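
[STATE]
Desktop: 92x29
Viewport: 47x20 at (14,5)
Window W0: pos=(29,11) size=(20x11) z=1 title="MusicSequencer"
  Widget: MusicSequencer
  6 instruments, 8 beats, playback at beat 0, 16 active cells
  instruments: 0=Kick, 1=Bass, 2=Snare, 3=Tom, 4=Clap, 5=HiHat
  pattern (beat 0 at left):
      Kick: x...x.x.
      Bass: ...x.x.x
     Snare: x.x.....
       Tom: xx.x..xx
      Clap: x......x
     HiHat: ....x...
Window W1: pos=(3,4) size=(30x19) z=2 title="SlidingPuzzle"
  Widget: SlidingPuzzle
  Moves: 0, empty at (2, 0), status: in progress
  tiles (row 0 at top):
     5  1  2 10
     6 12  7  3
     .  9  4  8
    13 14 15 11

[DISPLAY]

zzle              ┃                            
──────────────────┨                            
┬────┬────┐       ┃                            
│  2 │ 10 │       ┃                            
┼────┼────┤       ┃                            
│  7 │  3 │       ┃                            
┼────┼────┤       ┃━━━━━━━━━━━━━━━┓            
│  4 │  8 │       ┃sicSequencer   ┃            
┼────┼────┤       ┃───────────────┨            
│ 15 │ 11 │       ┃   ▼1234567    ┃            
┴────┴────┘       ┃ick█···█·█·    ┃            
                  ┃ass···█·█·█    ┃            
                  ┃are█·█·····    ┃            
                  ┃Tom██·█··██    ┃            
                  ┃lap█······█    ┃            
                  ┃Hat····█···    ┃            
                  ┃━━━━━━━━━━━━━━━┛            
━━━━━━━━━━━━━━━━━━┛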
■ ■ ■ ■ ■ ■ ■
» About this task
Within the entries above, find every line where the string "Snare" occurs, and copy it.

» Answer
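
  instruments: 0=Kick, 1=Bass, 2=Snare, 3=Tom, 4=Clap, 5=HiHat
     Snare: x.x.....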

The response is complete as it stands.